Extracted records
+++++

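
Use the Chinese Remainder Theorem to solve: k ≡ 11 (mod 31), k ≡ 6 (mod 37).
228

Using the Chinese Remainder Theorem:
M = product of moduli = 1147
For equation 1: M_1 = 37, 37 ≡ 6 (mod 31), inverse of 37 mod 31 is 26 (check: 6 × 26 = 156 ≡ 1 (mod 31))
For equation 2: M_2 = 31, 31 ≡ 31 (mod 37), inverse of 31 mod 37 is 6 (check: 31 × 6 = 186 ≡ 1 (mod 37))
Combine: k ≡ Σ r_i×M_i×(M_i⁻¹ mod m_i) = 11×37×26 + 6×31×6 = 10582 + 1116 = 11698
11698 mod 1147 = 228
k ≡ 228 (mod 1147)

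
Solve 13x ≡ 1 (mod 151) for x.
13^(-1) ≡ 93 (mod 151). Verification: 13 × 93 = 1209 ≡ 1 (mod 151)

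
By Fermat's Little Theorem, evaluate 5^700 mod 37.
By Fermat: 5^{36} ≡ 1 (mod 37). 700 ≡ 16 (mod 36). So 5^{700} ≡ 5^{16} ≡ 34 (mod 37)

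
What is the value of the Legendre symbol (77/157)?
(77/157) = 77^{78} mod 157 = -1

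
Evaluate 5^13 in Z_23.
Using repeated squaring. 13 = 8 + 4 + 1 (binary 1101). Repeated squaring mod 23: 5^1 ≡ 5; 5^2 ≡ 5² = 25 ≡ 2; 5^4 ≡ 2² = 4 ≡ 4; 5^8 ≡ 4² = 16 ≡ 16. Multiply: 5^13 = 5^8 × 5^4 × 5^1 ≡ 16 × 4 × 5 (mod 23): 16 × 4 = 64 ≡ 18; 18 × 5 = 90 ≡ 21. So 5^13 ≡ 21 (mod 23).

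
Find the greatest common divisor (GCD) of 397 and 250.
1

Using the Euclidean algorithm:
397 = 1 × 250 + 147
250 = 1 × 147 + 103
147 = 1 × 103 + 44
103 = 2 × 44 + 15
44 = 2 × 15 + 14
15 = 1 × 14 + 1
14 = 14 × 1 + 0

GCD(397, 250) = 1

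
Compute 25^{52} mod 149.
73

Using successive squaring:
Binary expansion of 52: 110100
Powers of 25 mod 149 (each is the square of the previous):
  25^1 ≡ 25 (mod 149)
  25^2 ≡ 25² = 625 ≡ 29 (mod 149)
  25^4 ≡ 29² = 841 ≡ 96 (mod 149)
  25^8 ≡ 96² = 9216 ≡ 127 (mod 149)
  25^16 ≡ 127² = 16129 ≡ 37 (mod 149)
  25^32 ≡ 37² = 1369 ≡ 28 (mod 149)
52 = 32 + 16 + 4, so 25^52 = 25^32 × 25^16 × 25^4 ≡ 28 × 37 × 96 (mod 149)
Multiplying step by step:
  28 × 37 = 1036 ≡ 142 (mod 149)
  142 × 96 = 13632 ≡ 73 (mod 149)
Result: 25^52 ≡ 73 (mod 149)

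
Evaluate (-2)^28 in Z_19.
Using Fermat: (-2)^{18} ≡ 1 (mod 19). 28 ≡ 10 (mod 18). So (-2)^{28} ≡ (-2)^{10} ≡ 17 (mod 19)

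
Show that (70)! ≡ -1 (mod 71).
(70)! mod 71 = 70. Since this equals -1 (mod 71), Wilson confirms 71 is prime.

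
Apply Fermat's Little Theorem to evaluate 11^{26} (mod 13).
4

By Fermat's Little Theorem, a^(p-1) ≡ 1 (mod p) for prime p and gcd(a, p) = 1
Here p = 13, so 11^12 ≡ 1 (mod 13)
We can reduce the exponent: 26 mod 12 = 2
So 11^26 ≡ 11^2 (mod 13)
Computing: 11^2 mod 13 = 4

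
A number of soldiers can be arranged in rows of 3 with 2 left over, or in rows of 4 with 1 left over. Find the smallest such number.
M = 3 × 4 = 12. M₁ = 4, y₁ ≡ 1 (mod 3). M₂ = 3, y₂ ≡ 3 (mod 4). k = 2×4×1 + 1×3×3 ≡ 5 (mod 12). The smallest positive such number is 5.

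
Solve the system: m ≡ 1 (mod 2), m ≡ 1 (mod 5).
M = 2 × 5 = 10. M₁ = 5, y₁ ≡ 1 (mod 2). M₂ = 2, y₂ ≡ 3 (mod 5). m = 1×5×1 + 1×2×3 ≡ 1 (mod 10)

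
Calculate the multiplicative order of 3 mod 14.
Powers of 3 mod 14: 3^1≡3, 3^2≡9, 3^3≡13, 3^4≡11, 3^5≡5, 3^6≡1. Order = 6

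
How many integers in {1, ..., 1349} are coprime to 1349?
1260

Prime factorization: 1349 = 19 × 71
Using the formula φ(n) = n × Π(1 - 1/p) for each prime factor p:
φ(1349) = 1349 × (1 - 1/19) × (1 - 1/71)
φ(1349) = 1260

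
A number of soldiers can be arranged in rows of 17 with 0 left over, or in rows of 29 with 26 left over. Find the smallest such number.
M = 17 × 29 = 493. M₁ = 29, y₁ ≡ 10 (mod 17). M₂ = 17, y₂ ≡ 12 (mod 29). m = 0×29×10 + 26×17×12 ≡ 374 (mod 493). The smallest positive such number is 374.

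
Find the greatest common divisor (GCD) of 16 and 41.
1

Using the Euclidean algorithm:
16 = 0 × 41 + 16
41 = 2 × 16 + 9
16 = 1 × 9 + 7
9 = 1 × 7 + 2
7 = 3 × 2 + 1
2 = 2 × 1 + 0

GCD(16, 41) = 1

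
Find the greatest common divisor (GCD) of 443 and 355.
1

Using the Euclidean algorithm:
443 = 1 × 355 + 88
355 = 4 × 88 + 3
88 = 29 × 3 + 1
3 = 3 × 1 + 0

GCD(443, 355) = 1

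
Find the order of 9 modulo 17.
Powers of 9 mod 17: 9^1≡9, 9^2≡13, 9^3≡15, 9^4≡16, 9^5≡8, 9^6≡4, 9^7≡2, 9^8≡1. Order = 8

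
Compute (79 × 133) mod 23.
19

(79 × 133) = 10507
10507 mod 23 = 19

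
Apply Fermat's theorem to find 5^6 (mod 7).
By Fermat's Little Theorem, 5^{6} ≡ 1 (mod 7) since 7 is prime and gcd(5, 7) = 1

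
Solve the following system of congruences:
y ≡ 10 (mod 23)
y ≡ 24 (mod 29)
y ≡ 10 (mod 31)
16409

Using the Chinese Remainder Theorem:
M = product of moduli = 20677
For equation 1: M_1 = 899, 899 ≡ 2 (mod 23), inverse of 899 mod 23 is 12 (check: 2 × 12 = 24 ≡ 1 (mod 23))
For equation 2: M_2 = 713, 713 ≡ 17 (mod 29), inverse of 713 mod 29 is 12 (check: 17 × 12 = 204 ≡ 1 (mod 29))
For equation 3: M_3 = 667, 667 ≡ 16 (mod 31), inverse of 667 mod 31 is 2 (check: 16 × 2 = 32 ≡ 1 (mod 31))
Combine: y ≡ Σ r_i×M_i×(M_i⁻¹ mod m_i) = 10×899×12 + 24×713×12 + 10×667×2 = 107880 + 205344 + 13340 = 326564
326564 mod 20677 = 16409
y ≡ 16409 (mod 20677)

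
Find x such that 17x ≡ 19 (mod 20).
7

Since gcd(17, 20) = 1 divides 19, a solution exists.
Multiply both sides by the inverse of 17 mod 20:
  17^(-1) mod 20 = 13
  x ≡ 13 × 19 ≡ 247 ≡ 7 (mod 20)
Verification: 17 × 7 = 119 = 5 × 20 + 19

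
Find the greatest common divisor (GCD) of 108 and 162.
54

Using the Euclidean algorithm:
108 = 0 × 162 + 108
162 = 1 × 108 + 54
108 = 2 × 54 + 0

GCD(108, 162) = 54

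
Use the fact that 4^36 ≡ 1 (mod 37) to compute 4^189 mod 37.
By Fermat: 4^{36} ≡ 1 (mod 37). 189 = 5×36 + 9. So 4^{189} ≡ 4^{9} ≡ 36 (mod 37)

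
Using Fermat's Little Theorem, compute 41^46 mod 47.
By Fermat's Little Theorem, 41^{46} ≡ 1 (mod 47) since 47 is prime and gcd(41, 47) = 1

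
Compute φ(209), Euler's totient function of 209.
180

Prime factorization: 209 = 11 × 19
Using the formula φ(n) = n × Π(1 - 1/p) for each prime factor p:
φ(209) = 209 × (1 - 1/11) × (1 - 1/19)
φ(209) = 180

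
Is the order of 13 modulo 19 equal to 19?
No, the actual order is 18, not 19.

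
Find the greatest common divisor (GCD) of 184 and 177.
1

Using the Euclidean algorithm:
184 = 1 × 177 + 7
177 = 25 × 7 + 2
7 = 3 × 2 + 1
2 = 2 × 1 + 0

GCD(184, 177) = 1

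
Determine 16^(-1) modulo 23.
16^(-1) ≡ 13 (mod 23). Verification: 16 × 13 = 208 ≡ 1 (mod 23)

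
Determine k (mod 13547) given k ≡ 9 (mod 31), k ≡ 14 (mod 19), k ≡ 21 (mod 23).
1838

Using the Chinese Remainder Theorem:
M = product of moduli = 13547
For equation 1: M_1 = 437, 437 ≡ 3 (mod 31), inverse of 437 mod 31 is 21 (check: 3 × 21 = 63 ≡ 1 (mod 31))
For equation 2: M_2 = 713, 713 ≡ 10 (mod 19), inverse of 713 mod 19 is 2 (check: 10 × 2 = 20 ≡ 1 (mod 19))
For equation 3: M_3 = 589, 589 ≡ 14 (mod 23), inverse of 589 mod 23 is 5 (check: 14 × 5 = 70 ≡ 1 (mod 23))
Combine: k ≡ Σ r_i×M_i×(M_i⁻¹ mod m_i) = 9×437×21 + 14×713×2 + 21×589×5 = 82593 + 19964 + 61845 = 164402
164402 mod 13547 = 1838
k ≡ 1838 (mod 13547)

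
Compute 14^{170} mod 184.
8

Using successive squaring:
Binary expansion of 170: 10101010
Powers of 14 mod 184 (each is the square of the previous):
  14^1 ≡ 14 (mod 184)
  14^2 ≡ 14² = 196 ≡ 12 (mod 184)
  14^4 ≡ 12² = 144 ≡ 144 (mod 184)
  14^8 ≡ 144² = 20736 ≡ 128 (mod 184)
  14^16 ≡ 128² = 16384 ≡ 8 (mod 184)
  14^32 ≡ 8² = 64 ≡ 64 (mod 184)
  14^64 ≡ 64² = 4096 ≡ 48 (mod 184)
  14^128 ≡ 48² = 2304 ≡ 96 (mod 184)
170 = 128 + 32 + 8 + 2, so 14^170 = 14^128 × 14^32 × 14^8 × 14^2 ≡ 96 × 64 × 128 × 12 (mod 184)
Multiplying step by step:
  96 × 64 = 6144 ≡ 72 (mod 184)
  72 × 128 = 9216 ≡ 16 (mod 184)
  16 × 12 = 192 ≡ 8 (mod 184)
Result: 14^170 ≡ 8 (mod 184)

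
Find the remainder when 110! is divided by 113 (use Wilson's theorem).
(112)! = (110)! × (111) × (112) ≡ -1 (mod 113). So (110)! ≡ -1 × [(112)(111)]^(-1) ≡ 56 (mod 113)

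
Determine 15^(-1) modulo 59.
15^(-1) ≡ 4 (mod 59). Verification: 15 × 4 = 60 ≡ 1 (mod 59)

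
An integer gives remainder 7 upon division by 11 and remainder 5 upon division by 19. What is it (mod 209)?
M = 11 × 19 = 209. M₁ = 19, y₁ ≡ 7 (mod 11). M₂ = 11, y₂ ≡ 7 (mod 19). x = 7×19×7 + 5×11×7 ≡ 62 (mod 209). The smallest positive such number is 62.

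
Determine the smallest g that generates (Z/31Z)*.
3

A primitive root g modulo p has order p-1 = 30
Prime divisors of 30: [2, 3, 5]
g is a primitive root iff g^(30/q) ≢ 1 (mod 31) for each prime divisor q
Testing small values:
  g = 2: 2^15 ≡ 1, 2^10 ≡ 1, 2^6 ≡ 2 (mod 31) → 2^15 ≡ 1, not primitive root
  g = 3: 3^15 ≡ 30, 3^10 ≡ 25, 3^6 ≡ 16 (mod 31) → none is 1, primitive root!
The smallest primitive root is 3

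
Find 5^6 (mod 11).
6 = 4 + 2 (binary 110). Repeated squaring mod 11: 5^1 ≡ 5; 5^2 ≡ 5² = 25 ≡ 3; 5^4 ≡ 3² = 9 ≡ 9. Multiply: 5^6 = 5^4 × 5^2 ≡ 9 × 3 (mod 11): 9 × 3 = 27 ≡ 5. So 5^6 ≡ 5 (mod 11).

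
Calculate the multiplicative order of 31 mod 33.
Powers of 31 mod 33: 31^1≡31, 31^2≡4, 31^3≡25, 31^4≡16, 31^5≡1. Order = 5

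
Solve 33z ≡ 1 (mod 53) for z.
33^(-1) ≡ 45 (mod 53). Verification: 33 × 45 = 1485 ≡ 1 (mod 53)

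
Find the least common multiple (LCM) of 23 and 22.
506

First find GCD(23, 22) using the Euclidean algorithm:
23 = 1 × 22 + 1
22 = 22 × 1 + 0
GCD(23, 22) = 1

LCM formula: LCM(a, b) = (a × b) / GCD(a, b)
LCM(23, 22) = (23 × 22) / 1
LCM(23, 22) = 506 / 1
LCM(23, 22) = 506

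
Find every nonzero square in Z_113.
QRs mod 113: {1, 2, 4, 7, 8, 9, 11, 13, 14, 15, 16, 18, 22, 25, 26, 28, 30, 31, 32, 36, 41, 44, 49, 50, 51, 52, 53, 56, 57, 60, 61, 62, 63, 64, 69, 72, 77, 81, 82, 83, 85, 87, 88, 91, 95, 97, 98, 99, 100, 102, 104, 105, 106, 109, 111, 112}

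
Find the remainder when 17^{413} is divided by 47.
By Fermat: 17^{46} ≡ 1 (mod 47). 413 = 8×46 + 45. So 17^{413} ≡ 17^{45} ≡ 36 (mod 47)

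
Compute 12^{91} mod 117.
90

Using successive squaring:
Binary expansion of 91: 1011011
Powers of 12 mod 117 (each is the square of the previous):
  12^1 ≡ 12 (mod 117)
  12^2 ≡ 12² = 144 ≡ 27 (mod 117)
  12^4 ≡ 27² = 729 ≡ 27 (mod 117)
  12^8 ≡ 27² = 729 ≡ 27 (mod 117)
  12^16 ≡ 27² = 729 ≡ 27 (mod 117)
  12^32 ≡ 27² = 729 ≡ 27 (mod 117)
  12^64 ≡ 27² = 729 ≡ 27 (mod 117)
91 = 64 + 16 + 8 + 2 + 1, so 12^91 = 12^64 × 12^16 × 12^8 × 12^2 × 12^1 ≡ 27 × 27 × 27 × 27 × 12 (mod 117)
Multiplying step by step:
  27 × 27 = 729 ≡ 27 (mod 117)
  27 × 27 = 729 ≡ 27 (mod 117)
  27 × 27 = 729 ≡ 27 (mod 117)
  27 × 12 = 324 ≡ 90 (mod 117)
Result: 12^91 ≡ 90 (mod 117)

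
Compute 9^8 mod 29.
8 = 8 (binary 1000). Repeated squaring mod 29: 9^1 ≡ 9; 9^2 ≡ 9² = 81 ≡ 23; 9^4 ≡ 23² = 529 ≡ 7; 9^8 ≡ 7² = 49 ≡ 20. So 9^8 ≡ 20 (mod 29).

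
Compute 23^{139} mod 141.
23

Using successive squaring:
Binary expansion of 139: 10001011
Powers of 23 mod 141 (each is the square of the previous):
  23^1 ≡ 23 (mod 141)
  23^2 ≡ 23² = 529 ≡ 106 (mod 141)
  23^4 ≡ 106² = 11236 ≡ 97 (mod 141)
  23^8 ≡ 97² = 9409 ≡ 103 (mod 141)
  23^16 ≡ 103² = 10609 ≡ 34 (mod 141)
  23^32 ≡ 34² = 1156 ≡ 28 (mod 141)
  23^64 ≡ 28² = 784 ≡ 79 (mod 141)
  23^128 ≡ 79² = 6241 ≡ 37 (mod 141)
139 = 128 + 8 + 2 + 1, so 23^139 = 23^128 × 23^8 × 23^2 × 23^1 ≡ 37 × 103 × 106 × 23 (mod 141)
Multiplying step by step:
  37 × 103 = 3811 ≡ 4 (mod 141)
  4 × 106 = 424 ≡ 1 (mod 141)
  1 × 23 = 23 ≡ 23 (mod 141)
Result: 23^139 ≡ 23 (mod 141)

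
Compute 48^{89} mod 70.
48

Using successive squaring:
Binary expansion of 89: 1011001
Powers of 48 mod 70 (each is the square of the previous):
  48^1 ≡ 48 (mod 70)
  48^2 ≡ 48² = 2304 ≡ 64 (mod 70)
  48^4 ≡ 64² = 4096 ≡ 36 (mod 70)
  48^8 ≡ 36² = 1296 ≡ 36 (mod 70)
  48^16 ≡ 36² = 1296 ≡ 36 (mod 70)
  48^32 ≡ 36² = 1296 ≡ 36 (mod 70)
  48^64 ≡ 36² = 1296 ≡ 36 (mod 70)
89 = 64 + 16 + 8 + 1, so 48^89 = 48^64 × 48^16 × 48^8 × 48^1 ≡ 36 × 36 × 36 × 48 (mod 70)
Multiplying step by step:
  36 × 36 = 1296 ≡ 36 (mod 70)
  36 × 36 = 1296 ≡ 36 (mod 70)
  36 × 48 = 1728 ≡ 48 (mod 70)
Result: 48^89 ≡ 48 (mod 70)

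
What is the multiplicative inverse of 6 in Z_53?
9

Using Extended Euclidean Algorithm:
gcd(6, 53) = 1
Bezout coefficients: 6 × 9 + 53 × -1 = 1
So 6 × 9 ≡ 1 (mod 53)
The inverse is 9 mod 53 = 9
Verification: 6 × 9 = 54 = 1 × 53 + 1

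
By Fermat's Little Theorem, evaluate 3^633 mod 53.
By Fermat: 3^{52} ≡ 1 (mod 53). 633 ≡ 9 (mod 52). So 3^{633} ≡ 3^{9} ≡ 20 (mod 53)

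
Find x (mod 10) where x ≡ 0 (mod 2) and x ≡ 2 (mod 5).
M = 2 × 5 = 10. M₁ = 5, y₁ ≡ 1 (mod 2). M₂ = 2, y₂ ≡ 3 (mod 5). x = 0×5×1 + 2×2×3 ≡ 2 (mod 10)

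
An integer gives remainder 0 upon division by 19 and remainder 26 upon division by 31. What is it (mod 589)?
M = 19 × 31 = 589. M₁ = 31, y₁ ≡ 8 (mod 19). M₂ = 19, y₂ ≡ 18 (mod 31). k = 0×31×8 + 26×19×18 ≡ 57 (mod 589). The smallest positive such number is 57.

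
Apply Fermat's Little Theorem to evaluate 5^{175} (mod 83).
55

By Fermat's Little Theorem, a^(p-1) ≡ 1 (mod p) for prime p and gcd(a, p) = 1
Here p = 83, so 5^82 ≡ 1 (mod 83)
We can reduce the exponent: 175 mod 82 = 11
So 5^175 ≡ 5^11 (mod 83)
Computing: 5^11 mod 83 = 55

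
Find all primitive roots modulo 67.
Primitive roots mod 67: {2, 7, 11, 12, 13, 18, 20, 28, 31, 32, 34, 41, 44, 46, 48, 50, 51, 57, 61, 63}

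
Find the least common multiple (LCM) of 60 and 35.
420

First find GCD(60, 35) using the Euclidean algorithm:
60 = 1 × 35 + 25
35 = 1 × 25 + 10
25 = 2 × 10 + 5
10 = 2 × 5 + 0
GCD(60, 35) = 5

LCM formula: LCM(a, b) = (a × b) / GCD(a, b)
LCM(60, 35) = (60 × 35) / 5
LCM(60, 35) = 2100 / 5
LCM(60, 35) = 420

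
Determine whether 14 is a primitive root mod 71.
p - 1 = 70 has prime divisors 2, 5, 7. Check 14^(70/q) mod 71 for each: 14^(70/2) = 14^35 ≡ 70, 14^(70/5) = 14^14 ≡ 5, 14^(70/7) = 14^10 ≡ 1 (mod 71). Since 14^10 ≡ 1 (mod 71), the order of 14 divides 10 (in fact the order is 10) ≠ 70, so it is not a primitive root.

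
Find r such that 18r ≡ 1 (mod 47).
18^(-1) ≡ 34 (mod 47). Verification: 18 × 34 = 612 ≡ 1 (mod 47)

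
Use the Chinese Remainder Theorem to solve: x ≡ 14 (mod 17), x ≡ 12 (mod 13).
116

Using the Chinese Remainder Theorem:
M = product of moduli = 221
For equation 1: M_1 = 13, 13 ≡ 13 (mod 17), inverse of 13 mod 17 is 4 (check: 13 × 4 = 52 ≡ 1 (mod 17))
For equation 2: M_2 = 17, 17 ≡ 4 (mod 13), inverse of 17 mod 13 is 10 (check: 4 × 10 = 40 ≡ 1 (mod 13))
Combine: x ≡ Σ r_i×M_i×(M_i⁻¹ mod m_i) = 14×13×4 + 12×17×10 = 728 + 2040 = 2768
2768 mod 221 = 116
x ≡ 116 (mod 221)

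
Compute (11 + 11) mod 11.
0

(11 + 11) = 22
22 mod 11 = 0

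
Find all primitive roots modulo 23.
Primitive roots mod 23: {5, 7, 10, 11, 14, 15, 17, 19, 20, 21}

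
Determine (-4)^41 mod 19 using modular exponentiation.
Using Fermat: (-4)^{18} ≡ 1 (mod 19). 41 ≡ 5 (mod 18). So (-4)^{41} ≡ (-4)^{5} ≡ 2 (mod 19)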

+++++

What is needed is an exact copy of the lines from the one containing "Use the Chinese Remainder Theorem to solve: x" to the end of the data; please add nothing else.

OUTPUT FOR THIS EXERCISE
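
Use the Chinese Remainder Theorem to solve: x ≡ 14 (mod 17), x ≡ 12 (mod 13).
116

Using the Chinese Remainder Theorem:
M = product of moduli = 221
For equation 1: M_1 = 13, 13 ≡ 13 (mod 17), inverse of 13 mod 17 is 4 (check: 13 × 4 = 52 ≡ 1 (mod 17))
For equation 2: M_2 = 17, 17 ≡ 4 (mod 13), inverse of 17 mod 13 is 10 (check: 4 × 10 = 40 ≡ 1 (mod 13))
Combine: x ≡ Σ r_i×M_i×(M_i⁻¹ mod m_i) = 14×13×4 + 12×17×10 = 728 + 2040 = 2768
2768 mod 221 = 116
x ≡ 116 (mod 221)

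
Compute (11 + 11) mod 11.
0

(11 + 11) = 22
22 mod 11 = 0

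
Find all primitive roots modulo 23.
Primitive roots mod 23: {5, 7, 10, 11, 14, 15, 17, 19, 20, 21}

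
Determine (-4)^41 mod 19 using modular exponentiation.
Using Fermat: (-4)^{18} ≡ 1 (mod 19). 41 ≡ 5 (mod 18). So (-4)^{41} ≡ (-4)^{5} ≡ 2 (mod 19)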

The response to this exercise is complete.